[Dataset content]:

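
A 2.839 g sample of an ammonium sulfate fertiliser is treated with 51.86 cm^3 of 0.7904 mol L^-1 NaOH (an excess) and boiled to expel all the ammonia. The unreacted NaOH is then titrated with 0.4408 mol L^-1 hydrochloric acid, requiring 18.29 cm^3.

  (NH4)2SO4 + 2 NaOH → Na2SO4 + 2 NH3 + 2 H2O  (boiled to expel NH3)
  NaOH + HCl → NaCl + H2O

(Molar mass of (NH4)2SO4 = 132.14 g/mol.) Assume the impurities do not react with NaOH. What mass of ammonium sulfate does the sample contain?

2.176 g

n(NaOH) added = 0.05186 × 0.7904 = 0.04099 mol
n(HCl) used in back-titration = 0.01829 × 0.4408 = 8.062 × 10^-3 mol
n(NaOH) left over = 8.062 × 10^-3 mol (1:1 ratio)
n(NaOH) consumed by analyte = 0.04099 − 8.062 × 10^-3 = 0.03293 mol
From the 1:2 ratio, n((NH4)2SO4) = 1/2 × 0.03293 = 0.01646 mol
mass of (NH4)2SO4 = 0.01646 × 132.14 = 2.176 g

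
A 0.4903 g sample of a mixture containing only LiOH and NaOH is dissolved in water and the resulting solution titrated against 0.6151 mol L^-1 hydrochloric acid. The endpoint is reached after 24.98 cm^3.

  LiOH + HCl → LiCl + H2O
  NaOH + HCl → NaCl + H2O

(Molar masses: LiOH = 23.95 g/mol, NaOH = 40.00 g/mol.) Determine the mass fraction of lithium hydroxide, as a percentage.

n(HCl) = 0.02498 × 0.6151 = 0.01537 mol
Let x = n(LiOH), y = n(NaOH).
Titrant: 1x + 1y = 0.01537;  mass: 23.95x + 40.00y = 0.4903
Solving, x = 7.745 × 10^-3 mol, y = 7.620 × 10^-3 mol
mass of LiOH = 7.745 × 10^-3 × 23.95 = 0.1855 g
% LiOH = 0.1855 / 0.4903 × 100 = 37.83 %

37.83 %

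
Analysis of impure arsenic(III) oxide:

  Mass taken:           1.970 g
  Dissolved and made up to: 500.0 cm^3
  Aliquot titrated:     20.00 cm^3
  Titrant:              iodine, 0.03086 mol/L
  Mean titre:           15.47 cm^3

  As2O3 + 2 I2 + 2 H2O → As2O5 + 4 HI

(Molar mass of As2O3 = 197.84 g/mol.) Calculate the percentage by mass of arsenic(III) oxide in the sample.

59.93 %

n(I2) per titration = 0.01547 × 0.03086 = 4.774 × 10^-4 mol
From the 1:2 ratio, n(As2O3) in each aliquot = 1/2 × 4.774 × 10^-4 = 2.387 × 10^-4 mol
n(As2O3) in the whole flask = 2.387 × 10^-4 × 500.0/20.00 = 5.968 × 10^-3 mol
mass of As2O3 = 5.968 × 10^-3 × 197.84 = 1.181 g
% As2O3 = 1.181 / 1.970 × 100 = 59.93 %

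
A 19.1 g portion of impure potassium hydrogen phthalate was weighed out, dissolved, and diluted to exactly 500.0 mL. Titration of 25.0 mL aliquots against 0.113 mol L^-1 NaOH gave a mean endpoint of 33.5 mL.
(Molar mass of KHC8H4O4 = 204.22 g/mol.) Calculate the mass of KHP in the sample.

KHC8H4O4 + NaOH → KNaC8H4O4 + H2O
n(NaOH) per titration = 0.0335 × 0.113 = 3.79 × 10^-3 mol
n(KHC8H4O4) in each aliquot = 3.79 × 10^-3 mol (1:1 ratio)
n(KHC8H4O4) in the whole flask = 3.79 × 10^-3 × 500.0/25.0 = 0.0757 mol
mass of KHC8H4O4 = 0.0757 × 204.22 = 15.5 g

15.5 g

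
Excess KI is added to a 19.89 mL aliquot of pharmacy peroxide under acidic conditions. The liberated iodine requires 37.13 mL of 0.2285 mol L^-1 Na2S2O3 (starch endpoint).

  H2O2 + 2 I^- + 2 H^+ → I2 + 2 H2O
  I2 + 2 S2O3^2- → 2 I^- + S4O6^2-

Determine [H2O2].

0.2133 mol/L

n(S2O3^2-) = 0.03713 × 0.2285 = 8.484 × 10^-3 mol
n(I2) = n(S2O3^2-)/2 = 4.242 × 10^-3 mol
n(H2O2) in the aliquot = 4.242 × 10^-3 mol (1:1 ratio)
[H2O2] = 4.242 × 10^-3 / 0.01989 = 0.2133 mol/L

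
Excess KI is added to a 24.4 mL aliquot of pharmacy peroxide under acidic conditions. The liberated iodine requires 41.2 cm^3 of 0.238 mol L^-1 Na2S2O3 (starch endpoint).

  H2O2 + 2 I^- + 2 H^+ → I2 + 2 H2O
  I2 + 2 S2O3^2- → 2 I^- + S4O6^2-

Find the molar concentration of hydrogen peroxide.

n(S2O3^2-) = 0.0412 × 0.238 = 9.81 × 10^-3 mol
n(I2) = n(S2O3^2-)/2 = 4.90 × 10^-3 mol
n(H2O2) in the aliquot = 4.90 × 10^-3 mol (1:1 ratio)
[H2O2] = 4.90 × 10^-3 / 0.0244 = 0.201 mol/L

0.201 mol/L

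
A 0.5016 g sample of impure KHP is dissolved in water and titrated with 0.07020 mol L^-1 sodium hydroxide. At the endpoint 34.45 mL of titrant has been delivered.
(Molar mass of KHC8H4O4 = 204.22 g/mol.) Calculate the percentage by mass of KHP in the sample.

98.46 %

KHC8H4O4 + NaOH → KNaC8H4O4 + H2O
n(NaOH) = 0.03445 L × 0.07020 mol/L = 2.418 × 10^-3 mol
n(KHC8H4O4) = 2.418 × 10^-3 mol (1:1 ratio)
mass of KHC8H4O4 = 2.418 × 10^-3 × 204.22 g/mol = 0.4939 g
% KHC8H4O4 = 0.4939 / 0.5016 × 100 = 98.46 %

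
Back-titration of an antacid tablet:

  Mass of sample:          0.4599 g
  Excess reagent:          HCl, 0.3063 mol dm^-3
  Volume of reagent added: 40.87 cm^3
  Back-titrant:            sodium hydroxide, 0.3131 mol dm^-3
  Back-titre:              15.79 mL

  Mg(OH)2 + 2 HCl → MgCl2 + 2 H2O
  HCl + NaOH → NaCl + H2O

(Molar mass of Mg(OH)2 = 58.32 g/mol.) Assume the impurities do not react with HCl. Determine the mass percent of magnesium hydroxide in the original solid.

n(HCl) added = 0.04087 × 0.3063 = 0.01252 mol
n(NaOH) used in back-titration = 0.01579 × 0.3131 = 4.944 × 10^-3 mol
n(HCl) left over = 4.944 × 10^-3 mol (1:1 ratio)
n(HCl) consumed by analyte = 0.01252 − 4.944 × 10^-3 = 7.575 × 10^-3 mol
From the 1:2 ratio, n(Mg(OH)2) = 1/2 × 7.575 × 10^-3 = 3.787 × 10^-3 mol
mass of Mg(OH)2 = 3.787 × 10^-3 × 58.32 = 0.2209 g
% Mg(OH)2 = 0.2209 / 0.4599 × 100 = 48.03 %

48.03 %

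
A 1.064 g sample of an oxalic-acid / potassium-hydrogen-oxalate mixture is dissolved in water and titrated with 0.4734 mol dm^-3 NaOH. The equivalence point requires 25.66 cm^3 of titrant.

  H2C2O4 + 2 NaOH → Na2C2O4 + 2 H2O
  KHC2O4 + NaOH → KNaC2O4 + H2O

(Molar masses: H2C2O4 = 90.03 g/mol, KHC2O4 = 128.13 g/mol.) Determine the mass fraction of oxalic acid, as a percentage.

25.07 %

n(NaOH) = 0.02566 × 0.4734 = 0.01215 mol
Let x = n(H2C2O4), y = n(KHC2O4).
Titrant: 2x + 1y = 0.01215;  mass: 90.03x + 128.13y = 1.064
Solving, x = 2.962 × 10^-3 mol, y = 6.222 × 10^-3 mol
mass of H2C2O4 = 2.962 × 10^-3 × 90.03 = 0.2667 g
% H2C2O4 = 0.2667 / 1.064 × 100 = 25.07 %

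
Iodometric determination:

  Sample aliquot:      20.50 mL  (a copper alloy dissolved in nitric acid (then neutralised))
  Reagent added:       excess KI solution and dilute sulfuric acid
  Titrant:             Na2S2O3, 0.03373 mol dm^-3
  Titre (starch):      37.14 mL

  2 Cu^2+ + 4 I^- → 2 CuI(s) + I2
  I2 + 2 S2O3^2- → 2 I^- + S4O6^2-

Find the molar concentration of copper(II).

0.06111 mol/L

n(S2O3^2-) = 0.03714 × 0.03373 = 1.253 × 10^-3 mol
n(I2) = n(S2O3^2-)/2 = 6.264 × 10^-4 mol
From the 2:1 ratio, n(Cu2+) in the aliquot = 2/1 × 6.264 × 10^-4 = 1.253 × 10^-3 mol
[Cu2+] = 1.253 × 10^-3 / 0.02050 = 0.06111 mol/L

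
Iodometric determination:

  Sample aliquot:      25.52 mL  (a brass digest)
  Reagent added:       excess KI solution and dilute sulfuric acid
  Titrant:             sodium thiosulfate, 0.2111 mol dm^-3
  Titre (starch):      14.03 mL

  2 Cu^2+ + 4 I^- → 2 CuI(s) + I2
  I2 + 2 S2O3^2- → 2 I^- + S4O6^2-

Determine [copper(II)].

0.1161 mol/L

n(S2O3^2-) = 0.01403 × 0.2111 = 2.962 × 10^-3 mol
n(I2) = n(S2O3^2-)/2 = 1.481 × 10^-3 mol
From the 2:1 ratio, n(Cu2+) in the aliquot = 2/1 × 1.481 × 10^-3 = 2.962 × 10^-3 mol
[Cu2+] = 2.962 × 10^-3 / 0.02552 = 0.1161 mol/L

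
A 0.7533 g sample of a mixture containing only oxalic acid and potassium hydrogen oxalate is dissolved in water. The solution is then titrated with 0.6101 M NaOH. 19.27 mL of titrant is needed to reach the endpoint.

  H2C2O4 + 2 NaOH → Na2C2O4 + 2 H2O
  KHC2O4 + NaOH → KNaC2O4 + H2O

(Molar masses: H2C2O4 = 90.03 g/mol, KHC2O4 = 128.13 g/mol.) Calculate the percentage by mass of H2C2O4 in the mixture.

54.14 %

n(NaOH) = 0.01927 × 0.6101 = 0.01176 mol
Let x = n(H2C2O4), y = n(KHC2O4).
Titrant: 2x + 1y = 0.01176;  mass: 90.03x + 128.13y = 0.7533
Solving, x = 4.530 × 10^-3 mol, y = 2.696 × 10^-3 mol
mass of H2C2O4 = 4.530 × 10^-3 × 90.03 = 0.4079 g
% H2C2O4 = 0.4079 / 0.7533 × 100 = 54.14 %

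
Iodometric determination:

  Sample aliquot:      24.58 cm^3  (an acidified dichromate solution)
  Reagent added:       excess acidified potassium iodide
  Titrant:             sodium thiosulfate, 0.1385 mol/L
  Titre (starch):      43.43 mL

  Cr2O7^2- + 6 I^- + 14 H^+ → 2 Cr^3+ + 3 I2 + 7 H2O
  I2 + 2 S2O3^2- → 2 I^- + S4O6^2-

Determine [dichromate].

n(S2O3^2-) = 0.04343 × 0.1385 = 6.015 × 10^-3 mol
n(I2) = n(S2O3^2-)/2 = 3.008 × 10^-3 mol
From the 1:3 ratio, n(Cr2O7^2-) in the aliquot = 1/3 × 3.008 × 10^-3 = 1.003 × 10^-3 mol
[Cr2O7^2-] = 1.003 × 10^-3 / 0.02458 = 0.04079 mol/L

0.04079 mol/L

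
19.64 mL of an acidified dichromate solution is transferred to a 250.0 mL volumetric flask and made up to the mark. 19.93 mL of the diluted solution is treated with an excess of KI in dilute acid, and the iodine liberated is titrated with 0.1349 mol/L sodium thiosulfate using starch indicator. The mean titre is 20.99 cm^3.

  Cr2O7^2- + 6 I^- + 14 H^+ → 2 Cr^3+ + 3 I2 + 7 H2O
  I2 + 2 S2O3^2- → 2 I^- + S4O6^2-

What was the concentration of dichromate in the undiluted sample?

n(S2O3^2-) = 0.02099 × 0.1349 = 2.832 × 10^-3 mol
n(I2) = n(S2O3^2-)/2 = 1.416 × 10^-3 mol
From the 1:3 ratio, n(Cr2O7^2-) in the aliquot = 1/3 × 1.416 × 10^-3 = 4.719 × 10^-4 mol
[Cr2O7^2-]_dilute = 4.719 × 10^-4 / 0.01993 = 0.02368 mol/L
[Cr2O7^2-]_original = 0.02368 × 250.0/19.64 = 0.3014 mol/L

0.3014 mol/L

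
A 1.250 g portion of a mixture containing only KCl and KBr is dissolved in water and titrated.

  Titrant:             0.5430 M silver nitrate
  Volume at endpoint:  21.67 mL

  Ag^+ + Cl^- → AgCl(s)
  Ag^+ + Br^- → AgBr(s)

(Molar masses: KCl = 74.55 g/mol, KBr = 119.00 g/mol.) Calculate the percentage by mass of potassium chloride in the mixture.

20.16 %

n(AgNO3) = 0.02167 × 0.5430 = 0.01177 mol
Let x = n(KCl), y = n(KBr).
Titrant: 1x + 1y = 0.01177;  mass: 74.55x + 119.00y = 1.250
Solving, x = 3.380 × 10^-3 mol, y = 8.387 × 10^-3 mol
mass of KCl = 3.380 × 10^-3 × 74.55 = 0.2520 g
% KCl = 0.2520 / 1.250 × 100 = 20.16 %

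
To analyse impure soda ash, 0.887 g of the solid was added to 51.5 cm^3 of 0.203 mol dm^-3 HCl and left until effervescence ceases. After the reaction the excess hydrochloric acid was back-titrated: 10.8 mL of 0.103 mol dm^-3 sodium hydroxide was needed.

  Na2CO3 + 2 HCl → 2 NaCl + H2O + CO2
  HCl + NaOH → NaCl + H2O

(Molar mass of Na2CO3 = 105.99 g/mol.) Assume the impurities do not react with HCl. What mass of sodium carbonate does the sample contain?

n(HCl) added = 0.0515 × 0.203 = 0.0105 mol
n(NaOH) used in back-titration = 0.0108 × 0.103 = 1.11 × 10^-3 mol
n(HCl) left over = 1.11 × 10^-3 mol (1:1 ratio)
n(HCl) consumed by analyte = 0.0105 − 1.11 × 10^-3 = 9.34 × 10^-3 mol
From the 1:2 ratio, n(Na2CO3) = 1/2 × 9.34 × 10^-3 = 4.67 × 10^-3 mol
mass of Na2CO3 = 4.67 × 10^-3 × 105.99 = 0.495 g

0.495 g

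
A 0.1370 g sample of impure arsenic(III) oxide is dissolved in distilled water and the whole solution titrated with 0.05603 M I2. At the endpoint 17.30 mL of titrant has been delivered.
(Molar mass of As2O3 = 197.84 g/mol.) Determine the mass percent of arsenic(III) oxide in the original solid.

69.99 %

As2O3 + 2 I2 + 2 H2O → As2O5 + 4 HI
n(I2) = 0.01730 L × 0.05603 mol/L = 9.693 × 10^-4 mol
From the 1:2 ratio, n(As2O3) = 1/2 × 9.693 × 10^-4 = 4.847 × 10^-4 mol
mass of As2O3 = 4.847 × 10^-4 × 197.84 g/mol = 0.09589 g
% As2O3 = 0.09589 / 0.1370 × 100 = 69.99 %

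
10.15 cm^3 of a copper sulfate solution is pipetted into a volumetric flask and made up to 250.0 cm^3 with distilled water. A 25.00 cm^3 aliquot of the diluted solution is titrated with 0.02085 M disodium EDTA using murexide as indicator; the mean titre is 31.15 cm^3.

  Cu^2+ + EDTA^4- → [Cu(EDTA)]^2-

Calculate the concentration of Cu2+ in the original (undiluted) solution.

0.6399 M

n(EDTA) = 0.03115 × 0.02085 = 6.495 × 10^-4 mol
n(Cu2+) in the aliquot = 6.495 × 10^-4 mol (1:1 ratio)
[Cu2+]_dilute = 6.495 × 10^-4 / 0.02500 = 0.02598 mol/L
Dilution factor = 250.0 / 10.15 = 24.63
[Cu2+]_stock = 0.02598 × 24.63 = 0.6399 mol/L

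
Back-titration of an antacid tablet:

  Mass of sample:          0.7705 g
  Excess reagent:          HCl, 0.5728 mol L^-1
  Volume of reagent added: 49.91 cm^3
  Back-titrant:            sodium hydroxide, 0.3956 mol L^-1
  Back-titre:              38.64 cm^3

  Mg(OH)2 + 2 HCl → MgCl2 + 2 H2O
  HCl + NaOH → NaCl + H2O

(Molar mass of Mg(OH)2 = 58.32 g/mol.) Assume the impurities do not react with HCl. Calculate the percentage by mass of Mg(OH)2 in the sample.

50.34 %

n(HCl) added = 0.04991 × 0.5728 = 0.02859 mol
n(NaOH) used in back-titration = 0.03864 × 0.3956 = 0.01529 mol
n(HCl) left over = 0.01529 mol (1:1 ratio)
n(HCl) consumed by analyte = 0.02859 − 0.01529 = 0.01330 mol
From the 1:2 ratio, n(Mg(OH)2) = 1/2 × 0.01330 = 6.651 × 10^-3 mol
mass of Mg(OH)2 = 6.651 × 10^-3 × 58.32 = 0.3879 g
% Mg(OH)2 = 0.3879 / 0.7705 × 100 = 50.34 %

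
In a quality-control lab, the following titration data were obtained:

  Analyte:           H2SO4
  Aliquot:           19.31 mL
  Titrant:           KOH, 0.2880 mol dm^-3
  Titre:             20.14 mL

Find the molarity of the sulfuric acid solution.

0.1502 mol/L

H2SO4 + 2 KOH → K2SO4 + 2 H2O
n(KOH) = 0.02014 L × 0.2880 mol/L = 5.800 × 10^-3 mol
From the 1:2 mole ratio, n(H2SO4) = 1/2 × 5.800 × 10^-3 = 2.900 × 10^-3 mol
[H2SO4] = 2.900 × 10^-3 mol / 0.01931 L = 0.1502 mol/L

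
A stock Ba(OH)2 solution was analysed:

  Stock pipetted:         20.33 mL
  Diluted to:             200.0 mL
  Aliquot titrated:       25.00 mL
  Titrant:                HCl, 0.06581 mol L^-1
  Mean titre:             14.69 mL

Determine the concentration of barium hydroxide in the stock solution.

Ba(OH)2 + 2 HCl → BaCl2 + 2 H2O
n(HCl) = 0.01469 × 0.06581 = 9.667 × 10^-4 mol
From the 1:2 ratio, n(Ba(OH)2) in the aliquot = 1/2 × 9.667 × 10^-4 = 4.834 × 10^-4 mol
[Ba(OH)2]_dilute = 4.834 × 10^-4 / 0.02500 = 0.01933 mol/L
Dilution factor = 200.0 / 20.33 = 9.838
[Ba(OH)2]_stock = 0.01933 × 9.838 = 0.1902 mol/L

0.1902 mol/L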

[Problem requirements]: Lines from the beginning of the data above through the line containing "(NH4)2SO4 + 2" are to be returned exactly, and no others.

[Solution for this task]:
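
A 2.839 g sample of an ammonium sulfate fertiliser is treated with 51.86 cm^3 of 0.7904 mol L^-1 NaOH (an excess) and boiled to expel all the ammonia. The unreacted NaOH is then titrated with 0.4408 mol L^-1 hydrochloric acid, requiring 18.29 cm^3.

  (NH4)2SO4 + 2 NaOH → Na2SO4 + 2 NH3 + 2 H2O  (boiled to expel NH3)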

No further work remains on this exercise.